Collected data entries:
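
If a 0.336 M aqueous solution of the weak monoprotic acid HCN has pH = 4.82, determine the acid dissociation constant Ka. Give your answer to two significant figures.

Ka = 6.8 × 10^-10

[H+] = 10^(-4.82) = 1.51 × 10^-5 M
At equilibrium [HA] = 0.336 − 1.51 × 10^-5 = 3.36 × 10^-1 M
Ka = [H+][A-]/[HA] = (1.51 × 10^-5)² / 3.36 × 10^-1 = 6.8 × 10^-10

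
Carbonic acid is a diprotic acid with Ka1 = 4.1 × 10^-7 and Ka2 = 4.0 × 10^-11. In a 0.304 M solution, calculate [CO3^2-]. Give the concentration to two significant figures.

4.0 × 10^-11 M

First ionization gives [H+] ≈ [HCO3-] = 3.53 × 10^-4 M.
Second step: Ka2 = [H+][CO3^2-]/[HCO3-] ≈ [CO3^2-] (since [H+] ≈ [HCO3-]).
So [CO3^2-] ≈ Ka2.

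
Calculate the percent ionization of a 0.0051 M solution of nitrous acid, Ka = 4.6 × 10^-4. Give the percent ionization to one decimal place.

HNO2 ⇌ NO2- + H+; let x = [H+] at equilibrium.
Solve x² + 0.00046x − 2.35e-06 = 0 → x = 1.32 × 10^-3 M
% ionization = x/C₀ × 100% = 1.32 × 10^-3/0.0051 × 100% = 25.9%

25.9%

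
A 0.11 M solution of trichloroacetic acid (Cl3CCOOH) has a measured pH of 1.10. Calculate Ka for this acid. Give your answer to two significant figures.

[H+] = 10^(-1.10) = 7.94 × 10^-2 M
At equilibrium [HA] = 0.11 − 7.94 × 10^-2 = 3.06 × 10^-2 M
Ka = [H+][A-]/[HA] = (7.94 × 10^-2)² / 3.06 × 10^-2 = 2.1 × 10^-1

Ka = 2.1 × 10^-1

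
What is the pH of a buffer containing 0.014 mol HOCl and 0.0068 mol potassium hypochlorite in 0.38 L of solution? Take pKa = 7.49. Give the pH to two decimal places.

pH = 7.18

pH = pKa + log([A⁻]/[HA]) = 7.49 + log(0.0068/0.014)
pH = 7.49 + (-0.314) = 7.18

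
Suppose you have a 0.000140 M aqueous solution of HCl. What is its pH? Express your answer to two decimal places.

pH = 3.85

HCl is a strong acid and dissociates completely, so [H+] = 0.000140 M.
pH = -log(0.00014) = 3.85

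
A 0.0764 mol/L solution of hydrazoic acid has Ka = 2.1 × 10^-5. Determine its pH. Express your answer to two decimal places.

pH = 2.90

HN3 ⇌ N3- + H+
Ka = x²/(0.0764 − x) = 2.1 × 10^-5
Neglecting x in the denominator: x = √(2.1 × 10^-5 × 0.0764) = 1.27 × 10^-3 M
(x/C₀ = 1.7% < 5%, so the approximation holds.)
pH = −log(1.27 × 10^-3) = 2.90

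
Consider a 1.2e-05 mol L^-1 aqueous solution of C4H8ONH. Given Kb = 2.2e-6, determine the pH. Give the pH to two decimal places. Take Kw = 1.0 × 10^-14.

C4H8ONH + H2O ⇌ C4H8ONH2+ + OH-
Let x = [OH-] at equilibrium. Kb = x²/(1.2e-05 − x).
Here C₀/Kb ≈ 5.45, so the small-x approximation fails. Use the quadratic:
x = [−2.2e-06 + √(2.2e-06² + 1.06e-10)]/2 = 4.15 × 10^-6 M
pOH = 5.38, so pH = 14.00 − pOH = 8.62

pH = 8.62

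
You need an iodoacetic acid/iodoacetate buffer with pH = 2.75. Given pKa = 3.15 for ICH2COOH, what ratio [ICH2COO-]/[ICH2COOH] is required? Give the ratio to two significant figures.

pH = pKa + log(r) ⇒ log(r) = 2.75 − 3.15 = -0.40
r = [ICH2COO-]/[ICH2COOH] = 10^(-0.40) = 0.398

ratio = 0.40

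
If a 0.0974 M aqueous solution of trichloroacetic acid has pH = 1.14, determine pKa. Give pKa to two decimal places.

[H+] = 10^(-1.14) = 7.24 × 10^-2 M
At equilibrium [HA] = 0.0974 − 7.24 × 10^-2 = 2.50 × 10^-2 M
Ka = [H+][A-]/[HA] = (7.24 × 10^-2)² / 2.50 × 10^-2 = 2.10 × 10^-1
pKa = -log(2.10 × 10^-1) = 0.68

pKa = 0.68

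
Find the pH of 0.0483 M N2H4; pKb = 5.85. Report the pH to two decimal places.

pH = 10.42

N2H4 + H2O ⇌ N2H5+ + OH-
Kb = 10^(−5.85) = 1.41 × 10^-6
From the ICE table, Kb = [OH-]²/(0.0483 − [OH-]) = 1.41 × 10^-6.
Assume [OH-] ≪ 0.0483: [OH-] ≈ √(1.41 × 10^-6 × 0.0483) = 2.61 × 10^-4 M
Check: 0.54% ionized — well under 5%, approximation valid.
pOH = −log(2.61 × 10^-4) = 3.58; pH = 14.00 − 3.58 = 10.42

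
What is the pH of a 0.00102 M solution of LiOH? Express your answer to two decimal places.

pH = 11.01

LiOH is a strong base; [OH-] = 0.00102 M.
pOH = -log(0.00102) = 2.99
pH = 14.00 - 2.99 = 11.01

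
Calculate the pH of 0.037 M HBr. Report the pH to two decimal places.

HBr is a strong acid and dissociates completely, so [H+] = 0.037 M.
pH = -log(0.037) = 1.43

pH = 1.43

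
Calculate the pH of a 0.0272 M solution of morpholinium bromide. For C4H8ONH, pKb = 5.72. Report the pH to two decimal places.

C4H8ONH2+ is the conjugate acid of the weak base C4H8ONH.
Kb = 10^(−5.72) = 1.91 × 10^-6
Ka = Kw/Kb = 1.0×10^-14 / 1.91 × 10^-6 = 5.24 × 10^-9
Let x = [H+] at equilibrium. Ka = x²/(0.0272 − x).
Assume x ≪ 0.0272: x ≈ √(5.24 × 10^-9 × 0.0272) = 1.19 × 10^-5 M
pH = −log(1.19 × 10^-5) = 4.92

pH = 4.92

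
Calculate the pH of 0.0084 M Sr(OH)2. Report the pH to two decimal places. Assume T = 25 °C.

pH = 12.23

Sr(OH)2 is a strong base (each formula unit releases 2 OH-); [OH-] = 0.0168 M.
pOH = -log(0.0168) = 1.77
pH = 14.00 - 1.77 = 12.23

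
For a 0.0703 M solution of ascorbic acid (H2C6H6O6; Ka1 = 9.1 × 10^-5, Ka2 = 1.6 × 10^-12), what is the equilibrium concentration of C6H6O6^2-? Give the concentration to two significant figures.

1.6 × 10^-12 M

First ionization gives [H+] ≈ [HC6H6O6-] = 2.53 × 10^-3 M.
Second step: Ka2 = [H+][C6H6O6^2-]/[HC6H6O6-] ≈ [C6H6O6^2-] (since [H+] ≈ [HC6H6O6-]).
So [C6H6O6^2-] ≈ Ka2.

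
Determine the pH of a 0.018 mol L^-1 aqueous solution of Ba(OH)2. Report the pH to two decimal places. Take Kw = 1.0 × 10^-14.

pH = 12.56

Ba(OH)2 is a strong base (each formula unit releases 2 OH-); [OH-] = 0.036 M.
pOH = -log(0.036) = 1.44
pH = 14.00 - 1.44 = 12.56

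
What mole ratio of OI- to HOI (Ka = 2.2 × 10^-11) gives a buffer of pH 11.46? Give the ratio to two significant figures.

pKa = -log(2.2 × 10^-11) = 10.658
pH = pKa + log(r) ⇒ log(r) = 11.46 − 10.658 = +0.802
r = [OI-]/[HOI] = 10^(+0.802) = 6.34

ratio = 6.3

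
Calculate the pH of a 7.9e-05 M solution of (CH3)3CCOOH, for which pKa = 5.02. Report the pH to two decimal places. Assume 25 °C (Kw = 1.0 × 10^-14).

pH = 4.64

(CH3)3CCOOH ⇌ (CH3)3CCOO- + H+
Ka = 10^(−5.02) = 9.55 × 10^-6
Ka = x²/(7.9e-05 − x) = 9.55 × 10^-6
Here C₀/Ka ≈ 8.27, so the small-x approximation fails. Use the quadratic:
x = [−9.55e-06 + √(9.55e-06² + 3.02e-09)]/2 = 2.31 × 10^-5 M
pH = −log[H+] = −log(2.31 × 10^-5) = 4.64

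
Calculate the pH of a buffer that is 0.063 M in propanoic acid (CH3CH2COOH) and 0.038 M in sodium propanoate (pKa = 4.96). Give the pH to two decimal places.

Henderson–Hasselbalch: pH = pKa + log([CH3CH2COO-]/[CH3CH2COOH]) = 4.96 + log(0.038/0.063)
pH = 4.96 + (-0.220) = 4.74

pH = 4.74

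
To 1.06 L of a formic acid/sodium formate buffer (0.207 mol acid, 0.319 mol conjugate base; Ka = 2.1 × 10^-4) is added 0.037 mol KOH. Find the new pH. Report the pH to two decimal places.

OH- converts HCOOH to HCOO-: HCOOH → 0.17 mol, HCOO- → 0.356 mol.
pKa = −log(2.1 × 10^-4) = 3.678
Henderson–Hasselbalch with mole ratio 0.356/0.17: pH = 3.678 + (+0.321)

pH = 4.00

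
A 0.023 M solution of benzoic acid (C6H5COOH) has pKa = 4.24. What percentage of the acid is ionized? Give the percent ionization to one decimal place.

4.9%

C6H5COOH ⇌ C6H5COO- + H+; let x = [H+] at equilibrium.
Ka = 10^(−4.24) = 5.75 × 10^-5
Ka = x²/(C₀ − x); solving the quadratic gives x = 1.12 × 10^-3 M.
% ionization = x/C₀ × 100% = 1.12 × 10^-3/0.023 × 100% = 4.9%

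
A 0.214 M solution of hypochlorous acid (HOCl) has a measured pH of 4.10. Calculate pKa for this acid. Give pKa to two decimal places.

[H+] = 10^(-4.10) = 7.94 × 10^-5 M
At equilibrium [HA] = 0.214 − 7.94 × 10^-5 = 2.14 × 10^-1 M
Ka = [H+][A-]/[HA] = (7.94 × 10^-5)² / 2.14 × 10^-1 = 2.95 × 10^-8
pKa = -log(2.95 × 10^-8) = 7.53

pKa = 7.53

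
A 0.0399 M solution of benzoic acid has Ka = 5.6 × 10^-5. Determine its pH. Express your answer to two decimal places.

pH = 2.83

C6H5COOH ⇌ C6H5COO- + H+
From the ICE table, Ka = [H+]²/(0.0399 − [H+]) = 5.6 × 10^-5.
Since Ka ≪ C₀, [H+] ≈ √(Ka·C₀) = 1.49 × 10^-3 M.
Check: 3.7% ionized — well under 5%, approximation valid.
pH = −log(1.49 × 10^-3) = 2.83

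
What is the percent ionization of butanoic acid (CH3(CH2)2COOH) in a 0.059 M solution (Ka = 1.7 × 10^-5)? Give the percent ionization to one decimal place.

1.7%

CH3(CH2)2COOH ⇌ CH3(CH2)2COO- + H+; let x = [H+] at equilibrium.
x ≈ √(Ka·C₀) = √(1.7 × 10^-5 × 0.059) = 1.00 × 10^-3 M
Fraction ionized = 1.00 × 10^-3 / 0.059 = 0.0169 → 1.7%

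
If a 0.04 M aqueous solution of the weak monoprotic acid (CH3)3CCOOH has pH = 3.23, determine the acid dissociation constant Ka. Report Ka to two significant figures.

Ka = 8.8 × 10^-6

[H+] = 10^(-3.23) = 5.89 × 10^-4 M
At equilibrium [HA] = 0.04 − 5.89 × 10^-4 = 3.94 × 10^-2 M
Ka = [H+][A-]/[HA] = (5.89 × 10^-4)² / 3.94 × 10^-2 = 8.8 × 10^-6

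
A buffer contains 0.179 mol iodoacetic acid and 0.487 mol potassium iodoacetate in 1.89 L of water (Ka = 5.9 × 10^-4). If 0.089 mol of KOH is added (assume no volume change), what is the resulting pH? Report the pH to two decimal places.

pH = 4.04

OH- converts ICH2COOH to ICH2COO-: ICH2COOH → 0.09 mol, ICH2COO- → 0.576 mol.
pKa = −log(5.9 × 10^-4) = 3.229
Henderson–Hasselbalch with mole ratio 0.576/0.09: pH = 3.229 + (+0.806)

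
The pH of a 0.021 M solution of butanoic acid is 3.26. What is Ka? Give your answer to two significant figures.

Ka = 1.5 × 10^-5

[H+] = 10^(-3.26) = 5.50 × 10^-4 M
At equilibrium [HA] = 0.021 − 5.50 × 10^-4 = 2.05 × 10^-2 M
Ka = [H+][A-]/[HA] = (5.50 × 10^-4)² / 2.05 × 10^-2 = 1.5 × 10^-5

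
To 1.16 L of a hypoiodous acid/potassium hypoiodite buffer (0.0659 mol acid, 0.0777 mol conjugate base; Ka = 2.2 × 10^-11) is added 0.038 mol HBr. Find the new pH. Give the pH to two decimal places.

pH = 10.24

Added H+ converts OI- to HOI: HOI → 0.104 mol, OI- → 0.0397 mol.
pKa = −log(2.2 × 10^-11) = 10.658
Henderson–Hasselbalch with mole ratio 0.0397/0.104: pH = 10.658 + (-0.418)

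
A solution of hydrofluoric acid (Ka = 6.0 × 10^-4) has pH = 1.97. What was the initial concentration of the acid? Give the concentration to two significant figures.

[H+] = 10^(-1.97) = 1.07 × 10^-2 M = x
Ka = x²/(C₀ − x) ⇒ C₀ = x + x²/Ka
C₀ = 1.07 × 10^-2 + (1.07 × 10^-2)²/(6.0 × 10^-4) = 2.02 × 10^-1 M

C₀ = 2.0 × 10^-1 M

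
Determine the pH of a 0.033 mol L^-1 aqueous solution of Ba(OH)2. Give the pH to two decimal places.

pH = 12.82

Ba(OH)2 is a strong base (each formula unit releases 2 OH-); [OH-] = 0.066 M.
pOH = -log(0.066) = 1.18
pH = 14.00 - 1.18 = 12.82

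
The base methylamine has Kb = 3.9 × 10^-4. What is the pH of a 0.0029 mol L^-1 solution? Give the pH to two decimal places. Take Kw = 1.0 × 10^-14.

pH = 10.95

CH3NH2 + H2O ⇌ CH3NH3+ + OH-
From the ICE table, Kb = [OH-]²/(0.0029 − [OH-]) = 3.9 × 10^-4.
[OH-] is not negligible relative to C₀; solve [OH-]² + 0.00039·[OH-] − 1.13e-06 = 0.
[OH-] = [−0.00039 + √(0.00039² + 4.52e-06)]/2 = 8.86 × 10^-4 M
pOH = 3.05, so pH = 14.00 − pOH = 10.95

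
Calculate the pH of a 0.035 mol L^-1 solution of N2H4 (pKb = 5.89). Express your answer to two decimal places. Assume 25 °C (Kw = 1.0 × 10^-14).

N2H4 + H2O ⇌ N2H5+ + OH-
Kb = 10^(−5.89) = 1.29 × 10^-6
Let x = [OH-] at equilibrium. Kb = x²/(0.035 − x).
Since Kb ≪ C₀, x ≈ √(Kb·C₀) = 2.12 × 10^-4 M.
pOH = −log(2.12 × 10^-4) = 3.67; pH = 14.00 − 3.67 = 10.33

pH = 10.33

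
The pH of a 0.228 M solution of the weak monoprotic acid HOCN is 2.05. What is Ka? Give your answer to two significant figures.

[H+] = 10^(-2.05) = 8.91 × 10^-3 M
At equilibrium [HA] = 0.228 − 8.91 × 10^-3 = 2.19 × 10^-1 M
Ka = [H+][A-]/[HA] = (8.91 × 10^-3)² / 2.19 × 10^-1 = 3.6 × 10^-4

Ka = 3.6 × 10^-4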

**Aim of the task**:
Repeat the line containing "Calculate the pH of a 0.035" and all subsequent lines through the final line of the data, exactly and with no others.

**Exercise output**:
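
Calculate the pH of a 0.035 mol L^-1 solution of N2H4 (pKb = 5.89). Express your answer to two decimal places. Assume 25 °C (Kw = 1.0 × 10^-14).

N2H4 + H2O ⇌ N2H5+ + OH-
Kb = 10^(−5.89) = 1.29 × 10^-6
Let x = [OH-] at equilibrium. Kb = x²/(0.035 − x).
Since Kb ≪ C₀, x ≈ √(Kb·C₀) = 2.12 × 10^-4 M.
pOH = −log(2.12 × 10^-4) = 3.67; pH = 14.00 − 3.67 = 10.33

pH = 10.33

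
The pH of a 0.228 M solution of the weak monoprotic acid HOCN is 2.05. What is Ka? Give your answer to two significant figures.

[H+] = 10^(-2.05) = 8.91 × 10^-3 M
At equilibrium [HA] = 0.228 − 8.91 × 10^-3 = 2.19 × 10^-1 M
Ka = [H+][A-]/[HA] = (8.91 × 10^-3)² / 2.19 × 10^-1 = 3.6 × 10^-4

Ka = 3.6 × 10^-4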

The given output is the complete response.